• _Work instructions_
Your task is to gather the lines below that hold the string "described".

Saved data entries
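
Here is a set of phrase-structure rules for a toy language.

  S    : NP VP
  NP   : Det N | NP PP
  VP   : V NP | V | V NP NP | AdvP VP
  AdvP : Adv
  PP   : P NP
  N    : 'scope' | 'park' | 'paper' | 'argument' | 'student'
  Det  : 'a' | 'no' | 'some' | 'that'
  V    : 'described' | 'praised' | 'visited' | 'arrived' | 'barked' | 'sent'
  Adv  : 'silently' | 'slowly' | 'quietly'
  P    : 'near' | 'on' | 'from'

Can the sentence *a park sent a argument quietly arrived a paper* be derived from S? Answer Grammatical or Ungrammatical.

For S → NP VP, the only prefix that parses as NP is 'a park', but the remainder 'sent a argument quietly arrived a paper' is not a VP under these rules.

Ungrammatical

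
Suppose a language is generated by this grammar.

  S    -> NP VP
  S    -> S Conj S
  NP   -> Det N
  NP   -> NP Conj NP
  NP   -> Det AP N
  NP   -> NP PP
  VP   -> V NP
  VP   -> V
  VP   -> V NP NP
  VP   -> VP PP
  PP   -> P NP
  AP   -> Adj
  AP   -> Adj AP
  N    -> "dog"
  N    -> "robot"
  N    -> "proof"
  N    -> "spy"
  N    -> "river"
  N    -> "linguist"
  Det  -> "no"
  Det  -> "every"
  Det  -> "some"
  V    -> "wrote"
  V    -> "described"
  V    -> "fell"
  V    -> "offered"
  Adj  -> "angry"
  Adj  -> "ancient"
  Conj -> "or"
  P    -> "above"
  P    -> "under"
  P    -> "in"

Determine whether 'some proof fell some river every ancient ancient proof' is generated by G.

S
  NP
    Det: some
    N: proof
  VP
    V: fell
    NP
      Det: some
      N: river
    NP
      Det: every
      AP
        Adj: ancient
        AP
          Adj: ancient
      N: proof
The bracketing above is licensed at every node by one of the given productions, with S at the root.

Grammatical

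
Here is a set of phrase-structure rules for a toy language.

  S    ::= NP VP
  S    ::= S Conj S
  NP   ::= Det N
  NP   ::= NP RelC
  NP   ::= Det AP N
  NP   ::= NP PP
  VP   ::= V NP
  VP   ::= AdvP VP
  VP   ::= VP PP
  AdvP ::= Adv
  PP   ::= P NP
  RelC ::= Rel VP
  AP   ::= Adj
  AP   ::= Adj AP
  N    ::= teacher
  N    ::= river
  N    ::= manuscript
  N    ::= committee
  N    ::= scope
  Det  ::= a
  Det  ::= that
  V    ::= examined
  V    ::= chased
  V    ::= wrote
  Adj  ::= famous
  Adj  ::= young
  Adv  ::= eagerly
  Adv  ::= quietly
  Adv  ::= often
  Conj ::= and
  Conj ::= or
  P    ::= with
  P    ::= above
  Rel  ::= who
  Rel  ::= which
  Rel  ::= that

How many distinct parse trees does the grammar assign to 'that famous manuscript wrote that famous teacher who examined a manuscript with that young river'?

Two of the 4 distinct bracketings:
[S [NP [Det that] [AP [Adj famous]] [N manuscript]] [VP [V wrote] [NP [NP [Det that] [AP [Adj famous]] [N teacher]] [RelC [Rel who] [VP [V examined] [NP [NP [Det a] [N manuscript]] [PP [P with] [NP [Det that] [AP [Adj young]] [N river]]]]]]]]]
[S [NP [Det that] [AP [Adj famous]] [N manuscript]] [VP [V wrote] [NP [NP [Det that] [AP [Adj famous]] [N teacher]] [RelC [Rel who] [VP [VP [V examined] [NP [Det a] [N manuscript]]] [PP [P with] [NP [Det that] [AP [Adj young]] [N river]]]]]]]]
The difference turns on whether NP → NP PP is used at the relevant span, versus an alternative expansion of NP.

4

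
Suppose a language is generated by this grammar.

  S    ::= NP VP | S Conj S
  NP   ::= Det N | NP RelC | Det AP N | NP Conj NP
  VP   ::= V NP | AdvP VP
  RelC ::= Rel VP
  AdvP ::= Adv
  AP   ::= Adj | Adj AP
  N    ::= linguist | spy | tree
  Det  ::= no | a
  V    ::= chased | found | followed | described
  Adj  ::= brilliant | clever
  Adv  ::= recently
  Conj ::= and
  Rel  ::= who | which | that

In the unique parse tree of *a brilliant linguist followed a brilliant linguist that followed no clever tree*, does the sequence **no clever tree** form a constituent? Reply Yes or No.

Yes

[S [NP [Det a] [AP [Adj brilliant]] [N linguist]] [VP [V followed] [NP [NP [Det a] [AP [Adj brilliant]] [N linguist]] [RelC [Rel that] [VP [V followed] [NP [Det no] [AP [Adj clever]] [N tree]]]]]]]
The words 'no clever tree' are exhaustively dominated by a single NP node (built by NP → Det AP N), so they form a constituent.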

...

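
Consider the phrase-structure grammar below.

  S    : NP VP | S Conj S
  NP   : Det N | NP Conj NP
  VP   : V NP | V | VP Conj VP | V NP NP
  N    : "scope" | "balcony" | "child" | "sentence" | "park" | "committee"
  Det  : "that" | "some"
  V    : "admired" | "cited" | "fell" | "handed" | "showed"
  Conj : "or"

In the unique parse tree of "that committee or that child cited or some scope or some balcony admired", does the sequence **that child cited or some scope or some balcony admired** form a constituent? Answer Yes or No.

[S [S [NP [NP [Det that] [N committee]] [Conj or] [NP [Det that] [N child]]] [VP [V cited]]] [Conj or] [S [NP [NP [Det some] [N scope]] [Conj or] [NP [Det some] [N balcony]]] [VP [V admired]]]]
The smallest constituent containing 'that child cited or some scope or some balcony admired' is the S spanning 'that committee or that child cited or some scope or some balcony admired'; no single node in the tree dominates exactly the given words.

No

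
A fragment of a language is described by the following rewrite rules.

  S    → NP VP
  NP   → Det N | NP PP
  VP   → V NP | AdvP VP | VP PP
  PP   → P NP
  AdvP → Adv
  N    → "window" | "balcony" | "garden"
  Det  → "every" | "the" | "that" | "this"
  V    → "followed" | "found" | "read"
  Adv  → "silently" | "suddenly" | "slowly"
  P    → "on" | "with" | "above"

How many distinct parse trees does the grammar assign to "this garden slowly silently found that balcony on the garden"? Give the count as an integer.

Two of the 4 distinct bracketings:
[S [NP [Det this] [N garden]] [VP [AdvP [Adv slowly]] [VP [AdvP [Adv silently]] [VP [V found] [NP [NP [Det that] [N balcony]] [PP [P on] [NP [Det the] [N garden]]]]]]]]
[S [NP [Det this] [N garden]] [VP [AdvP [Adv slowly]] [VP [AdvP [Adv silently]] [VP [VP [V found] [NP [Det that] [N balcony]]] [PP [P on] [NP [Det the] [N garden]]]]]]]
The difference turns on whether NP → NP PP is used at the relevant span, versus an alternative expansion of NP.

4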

• _Problem solution_
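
  V    : 'described' | 'praised' | 'visited' | 'arrived' | 'barked' | 'sent'
  V    -> "described"
  V    ::= chased | found | followed | described
A fragment of a language is described by the following rewrite rules.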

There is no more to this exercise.